- What you need to do: Return every record below exactly.

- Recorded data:
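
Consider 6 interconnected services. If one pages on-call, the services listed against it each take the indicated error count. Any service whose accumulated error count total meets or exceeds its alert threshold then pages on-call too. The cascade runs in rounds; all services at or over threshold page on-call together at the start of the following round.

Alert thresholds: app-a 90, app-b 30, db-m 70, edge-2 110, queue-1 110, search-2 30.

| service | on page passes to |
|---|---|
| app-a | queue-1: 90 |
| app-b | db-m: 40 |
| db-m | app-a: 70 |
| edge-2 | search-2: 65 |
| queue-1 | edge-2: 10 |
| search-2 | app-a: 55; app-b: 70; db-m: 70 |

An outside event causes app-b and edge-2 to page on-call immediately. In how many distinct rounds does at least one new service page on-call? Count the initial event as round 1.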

- Result of the exercise:
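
Consider 6 interconnected services. If one pages on-call, the services listed against it each take the indicated error count. Any service whose accumulated error count total meets or exceeds its alert threshold then pages on-call too. The cascade runs in rounds; all services at or over threshold page on-call together at the start of the following round.

Alert thresholds: app-a 90, app-b 30, db-m 70, edge-2 110, queue-1 110, search-2 30.

| service | on page passes to |
|---|---|
| app-a | queue-1: 90 |
| app-b | db-m: 40 |
| db-m | app-a: 70 |
| edge-2 | search-2: 65 |
| queue-1 | edge-2: 10 |
| search-2 | app-a: 55; app-b: 70; db-m: 70 |

An outside event causes app-b and edge-2 to page on-call immediately. In how many distinct rounds does at least one new service page on-call? Count the initial event as round 1.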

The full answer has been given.